SUPPLIED DATA START

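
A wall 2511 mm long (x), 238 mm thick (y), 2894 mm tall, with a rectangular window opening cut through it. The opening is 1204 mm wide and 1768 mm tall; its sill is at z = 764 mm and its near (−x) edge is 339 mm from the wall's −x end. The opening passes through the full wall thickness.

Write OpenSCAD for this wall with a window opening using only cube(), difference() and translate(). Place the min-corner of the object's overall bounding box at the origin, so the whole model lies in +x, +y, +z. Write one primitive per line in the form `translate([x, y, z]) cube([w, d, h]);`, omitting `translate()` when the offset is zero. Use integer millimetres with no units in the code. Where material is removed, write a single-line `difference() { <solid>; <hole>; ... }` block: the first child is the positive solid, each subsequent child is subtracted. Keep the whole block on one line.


difference() { cube([2511, 238, 2894]); translate([339, 0, 764]) cube([1204, 238, 1768]); }


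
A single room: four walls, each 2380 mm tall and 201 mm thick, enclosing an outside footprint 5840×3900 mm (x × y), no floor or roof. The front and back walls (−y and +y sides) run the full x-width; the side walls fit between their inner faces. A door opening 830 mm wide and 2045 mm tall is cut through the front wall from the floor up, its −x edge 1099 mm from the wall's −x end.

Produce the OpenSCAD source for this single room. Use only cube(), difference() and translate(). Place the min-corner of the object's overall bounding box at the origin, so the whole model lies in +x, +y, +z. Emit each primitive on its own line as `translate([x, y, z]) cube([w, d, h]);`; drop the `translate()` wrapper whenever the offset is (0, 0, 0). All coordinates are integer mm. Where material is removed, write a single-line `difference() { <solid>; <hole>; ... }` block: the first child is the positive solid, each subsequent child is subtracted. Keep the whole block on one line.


difference() { cube([5840, 201, 2380]); translate([1099, 0, 0]) cube([830, 201, 2045]); }
translate([0, 3699, 0]) cube([5840, 201, 2380]);
translate([0, 201, 0]) cube([201, 3498, 2380]);
translate([5639, 201, 0]) cube([201, 3498, 2380]);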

SUPPLIED DATA END

▸ WHAT THE TASK ASKS:
Write out all the entries once more, exactly.

▸ EXERCISE OUTPUT:
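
A wall 2511 mm long (x), 238 mm thick (y), 2894 mm tall, with a rectangular window opening cut through it. The opening is 1204 mm wide and 1768 mm tall; its sill is at z = 764 mm and its near (−x) edge is 339 mm from the wall's −x end. The opening passes through the full wall thickness.

Write OpenSCAD for this wall with a window opening using only cube(), difference() and translate(). Place the min-corner of the object's overall bounding box at the origin, so the whole model lies in +x, +y, +z. Write one primitive per line in the form `translate([x, y, z]) cube([w, d, h]);`, omitting `translate()` when the offset is zero. Use integer millimetres with no units in the code. Where material is removed, write a single-line `difference() { <solid>; <hole>; ... }` block: the first child is the positive solid, each subsequent child is subtracted. Keep the whole block on one line.


difference() { cube([2511, 238, 2894]); translate([339, 0, 764]) cube([1204, 238, 1768]); }


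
A single room: four walls, each 2380 mm tall and 201 mm thick, enclosing an outside footprint 5840×3900 mm (x × y), no floor or roof. The front and back walls (−y and +y sides) run the full x-width; the side walls fit between their inner faces. A door opening 830 mm wide and 2045 mm tall is cut through the front wall from the floor up, its −x edge 1099 mm from the wall's −x end.

Produce the OpenSCAD source for this single room. Use only cube(), difference() and translate(). Place the min-corner of the object's overall bounding box at the origin, so the whole model lies in +x, +y, +z. Emit each primitive on its own line as `translate([x, y, z]) cube([w, d, h]);`; drop the `translate()` wrapper whenever the offset is (0, 0, 0). All coordinates are integer mm. Where material is removed, write a single-line `difference() { <solid>; <hole>; ... }` block: the first child is the positive solid, each subsequent child is subtracted. Keep the whole block on one line.


difference() { cube([5840, 201, 2380]); translate([1099, 0, 0]) cube([830, 201, 2045]); }
translate([0, 3699, 0]) cube([5840, 201, 2380]);
translate([0, 201, 0]) cube([201, 3498, 2380]);
translate([5639, 201, 0]) cube([201, 3498, 2380]);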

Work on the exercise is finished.